* _What to do_
Below are some records; write them all out again exactly.

* _Extracted records_
----------------------------------------

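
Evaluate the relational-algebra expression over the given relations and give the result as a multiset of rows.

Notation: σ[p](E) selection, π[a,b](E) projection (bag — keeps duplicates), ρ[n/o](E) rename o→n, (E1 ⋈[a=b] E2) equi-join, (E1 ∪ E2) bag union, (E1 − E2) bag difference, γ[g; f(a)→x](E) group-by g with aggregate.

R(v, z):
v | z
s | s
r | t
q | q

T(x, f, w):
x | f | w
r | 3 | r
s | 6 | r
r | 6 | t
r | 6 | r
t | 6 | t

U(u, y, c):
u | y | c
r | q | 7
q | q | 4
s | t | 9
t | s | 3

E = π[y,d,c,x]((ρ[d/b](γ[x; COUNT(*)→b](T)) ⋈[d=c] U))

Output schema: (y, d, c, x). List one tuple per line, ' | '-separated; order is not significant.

Row counts bottom-up:
  T → 5
  γ[x; COUNT(*)→b](T) → 3
  ρ[d/b](γ[x; COUNT(*)→b](T)) → 3
  U → 4
  (ρ[d/b](γ[x; COUNT(*)→b](T)) ⋈[d=c] U) → 1
  π[y,d,c,x]((ρ[d/b](γ[x; COUNT(*)→b](T)) ⋈[d=c] U)) → 1

== RESULT ==
y | d | c | x
s | 3 | 3 | r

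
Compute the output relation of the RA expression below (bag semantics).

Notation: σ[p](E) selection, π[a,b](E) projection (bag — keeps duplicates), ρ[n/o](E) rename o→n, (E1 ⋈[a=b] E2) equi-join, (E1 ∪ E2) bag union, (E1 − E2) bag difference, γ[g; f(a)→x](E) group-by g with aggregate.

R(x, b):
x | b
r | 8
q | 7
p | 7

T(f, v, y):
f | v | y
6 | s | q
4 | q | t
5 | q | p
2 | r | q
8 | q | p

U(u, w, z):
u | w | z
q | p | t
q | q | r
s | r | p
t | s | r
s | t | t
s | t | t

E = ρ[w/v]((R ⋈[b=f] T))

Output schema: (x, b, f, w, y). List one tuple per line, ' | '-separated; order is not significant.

Stepwise |·|:
  R → 3
  T → 5
  (R ⋈[b=f] T) → 1
  ρ[w/v]((R ⋈[b=f] T)) → 1

== RESULT ==
x | b | f | w | y
r | 8 | 8 | q | p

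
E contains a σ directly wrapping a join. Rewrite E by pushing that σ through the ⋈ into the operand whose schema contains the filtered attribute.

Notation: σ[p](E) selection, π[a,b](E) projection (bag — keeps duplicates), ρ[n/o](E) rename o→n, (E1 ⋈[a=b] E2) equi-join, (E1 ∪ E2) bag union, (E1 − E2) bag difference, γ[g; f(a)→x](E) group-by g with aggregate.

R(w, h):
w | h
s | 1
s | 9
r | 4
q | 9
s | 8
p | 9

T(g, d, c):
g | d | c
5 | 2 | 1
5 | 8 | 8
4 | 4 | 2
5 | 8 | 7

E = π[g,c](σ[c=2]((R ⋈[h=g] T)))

σ filters on c, owned by the right side.
E' = π[g,c]((R ⋈[h=g] σ[c=2](T)))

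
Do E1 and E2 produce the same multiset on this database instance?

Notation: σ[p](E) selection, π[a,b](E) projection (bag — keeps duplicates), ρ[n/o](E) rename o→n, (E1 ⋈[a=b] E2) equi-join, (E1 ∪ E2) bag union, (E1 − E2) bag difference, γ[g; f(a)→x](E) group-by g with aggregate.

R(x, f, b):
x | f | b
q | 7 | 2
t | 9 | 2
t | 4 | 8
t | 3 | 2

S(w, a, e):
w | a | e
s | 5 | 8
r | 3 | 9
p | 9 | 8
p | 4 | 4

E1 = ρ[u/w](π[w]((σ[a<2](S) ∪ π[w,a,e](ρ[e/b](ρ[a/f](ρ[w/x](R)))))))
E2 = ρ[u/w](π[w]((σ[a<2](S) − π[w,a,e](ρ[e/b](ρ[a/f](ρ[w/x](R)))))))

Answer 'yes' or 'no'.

E1 subexpression sizes:
  S → 4
  σ[a<2](S) → 0
  R → 4
  ρ[w/x](R) → 4
  ρ[a/f](ρ[w/x](R)) → 4
  ρ[e/b](ρ[a/f](ρ[w/x](R))) → 4
  π[w,a,e](ρ[e/b](ρ[a/f](ρ[w/x](R)))) → 4
  (σ[a<2](S) ∪ π[w,a,e](ρ[e/b](ρ[a/f](ρ[w/x](R))))) → 4
  π[w]((σ[a<2](S) ∪ π[w,a,e](ρ[e/b](ρ[a/f](ρ[w/x](R)))))) → 4
  ρ[u/w](π[w]((σ[a<2](S) ∪ π[w,a,e](ρ[e/b](ρ[a/f](ρ[w/x](R))))))) → 4
E2 subexpression sizes:
  S → 4
  σ[a<2](S) → 0
  R → 4
  ρ[w/x](R) → 4
  ρ[a/f](ρ[w/x](R)) → 4
  ρ[e/b](ρ[a/f](ρ[w/x](R))) → 4
  π[w,a,e](ρ[e/b](ρ[a/f](ρ[w/x](R)))) → 4
  (σ[a<2](S) − π[w,a,e](ρ[e/b](ρ[a/f](ρ[w/x](R))))) → 0
  π[w]((σ[a<2](S) − π[w,a,e](ρ[e/b](ρ[a/f](ρ[w/x](R)))))) → 0
  ρ[u/w](π[w]((σ[a<2](S) − π[w,a,e](ρ[e/b](ρ[a/f](ρ[w/x](R))))))) → 0

E1 result:
u
q
t
t
t
E2 result:
u
(0 rows)
Witness: ('t',) appears 3× in E1 but 0× in E2.

no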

----------------------------------------

* _Result of this task_
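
Evaluate the relational-algebra expression over the given relations and give the result as a multiset of rows.

Notation: σ[p](E) selection, π[a,b](E) projection (bag — keeps duplicates), ρ[n/o](E) rename o→n, (E1 ⋈[a=b] E2) equi-join, (E1 ∪ E2) bag union, (E1 − E2) bag difference, γ[g; f(a)→x](E) group-by g with aggregate.

R(v, z):
v | z
s | s
r | t
q | q

T(x, f, w):
x | f | w
r | 3 | r
s | 6 | r
r | 6 | t
r | 6 | r
t | 6 | t

U(u, y, c):
u | y | c
r | q | 7
q | q | 4
s | t | 9
t | s | 3

E = π[y,d,c,x]((ρ[d/b](γ[x; COUNT(*)→b](T)) ⋈[d=c] U))

Output schema: (y, d, c, x). List one tuple per line, ' | '-separated; order is not significant.

Row counts bottom-up:
  T → 5
  γ[x; COUNT(*)→b](T) → 3
  ρ[d/b](γ[x; COUNT(*)→b](T)) → 3
  U → 4
  (ρ[d/b](γ[x; COUNT(*)→b](T)) ⋈[d=c] U) → 1
  π[y,d,c,x]((ρ[d/b](γ[x; COUNT(*)→b](T)) ⋈[d=c] U)) → 1

== RESULT ==
y | d | c | x
s | 3 | 3 | r

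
Compute the output relation of the RA expression below (bag semantics).

Notation: σ[p](E) selection, π[a,b](E) projection (bag — keeps duplicates), ρ[n/o](E) rename o→n, (E1 ⋈[a=b] E2) equi-join, (E1 ∪ E2) bag union, (E1 − E2) bag difference, γ[g; f(a)→x](E) group-by g with aggregate.

R(x, b):
x | b
r | 8
q | 7
p | 7

T(f, v, y):
f | v | y
6 | s | q
4 | q | t
5 | q | p
2 | r | q
8 | q | p

U(u, w, z):
u | w | z
q | p | t
q | q | r
s | r | p
t | s | r
s | t | t
s | t | t

E = ρ[w/v]((R ⋈[b=f] T))

Output schema: (x, b, f, w, y). List one tuple per line, ' | '-separated; order is not significant.

Stepwise |·|:
  R → 3
  T → 5
  (R ⋈[b=f] T) → 1
  ρ[w/v]((R ⋈[b=f] T)) → 1

== RESULT ==
x | b | f | w | y
r | 8 | 8 | q | p

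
E contains a σ directly wrapping a join. Rewrite E by pushing that σ through the ⋈ into the operand whose schema contains the filtered attribute.

Notation: σ[p](E) selection, π[a,b](E) projection (bag — keeps duplicates), ρ[n/o](E) rename o→n, (E1 ⋈[a=b] E2) equi-join, (E1 ∪ E2) bag union, (E1 − E2) bag difference, γ[g; f(a)→x](E) group-by g with aggregate.

R(w, h):
w | h
s | 1
s | 9
r | 4
q | 9
s | 8
p | 9

T(g, d, c):
g | d | c
5 | 2 | 1
5 | 8 | 8
4 | 4 | 2
5 | 8 | 7

E = π[g,c](σ[c=2]((R ⋈[h=g] T)))

σ filters on c, owned by the right side.
E' = π[g,c]((R ⋈[h=g] σ[c=2](T)))

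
Do E1 and E2 produce the same multiset on this database instance?

Notation: σ[p](E) selection, π[a,b](E) projection (bag — keeps duplicates), ρ[n/o](E) rename o→n, (E1 ⋈[a=b] E2) equi-join, (E1 ∪ E2) bag union, (E1 − E2) bag difference, γ[g; f(a)→x](E) group-by g with aggregate.

R(x, f, b):
x | f | b
q | 7 | 2
t | 9 | 2
t | 4 | 8
t | 3 | 2

S(w, a, e):
w | a | e
s | 5 | 8
r | 3 | 9
p | 9 | 8
p | 4 | 4

E1 = ρ[u/w](π[w]((σ[a<2](S) ∪ π[w,a,e](ρ[e/b](ρ[a/f](ρ[w/x](R)))))))
E2 = ρ[u/w](π[w]((σ[a<2](S) − π[w,a,e](ρ[e/b](ρ[a/f](ρ[w/x](R)))))))

Answer 'yes' or 'no'.

E1 subexpression sizes:
  S → 4
  σ[a<2](S) → 0
  R → 4
  ρ[w/x](R) → 4
  ρ[a/f](ρ[w/x](R)) → 4
  ρ[e/b](ρ[a/f](ρ[w/x](R))) → 4
  π[w,a,e](ρ[e/b](ρ[a/f](ρ[w/x](R)))) → 4
  (σ[a<2](S) ∪ π[w,a,e](ρ[e/b](ρ[a/f](ρ[w/x](R))))) → 4
  π[w]((σ[a<2](S) ∪ π[w,a,e](ρ[e/b](ρ[a/f](ρ[w/x](R)))))) → 4
  ρ[u/w](π[w]((σ[a<2](S) ∪ π[w,a,e](ρ[e/b](ρ[a/f](ρ[w/x](R))))))) → 4
E2 subexpression sizes:
  S → 4
  σ[a<2](S) → 0
  R → 4
  ρ[w/x](R) → 4
  ρ[a/f](ρ[w/x](R)) → 4
  ρ[e/b](ρ[a/f](ρ[w/x](R))) → 4
  π[w,a,e](ρ[e/b](ρ[a/f](ρ[w/x](R)))) → 4
  (σ[a<2](S) − π[w,a,e](ρ[e/b](ρ[a/f](ρ[w/x](R))))) → 0
  π[w]((σ[a<2](S) − π[w,a,e](ρ[e/b](ρ[a/f](ρ[w/x](R)))))) → 0
  ρ[u/w](π[w]((σ[a<2](S) − π[w,a,e](ρ[e/b](ρ[a/f](ρ[w/x](R))))))) → 0

E1 result:
u
q
t
t
t
E2 result:
u
(0 rows)
Witness: ('t',) appears 3× in E1 but 0× in E2.

no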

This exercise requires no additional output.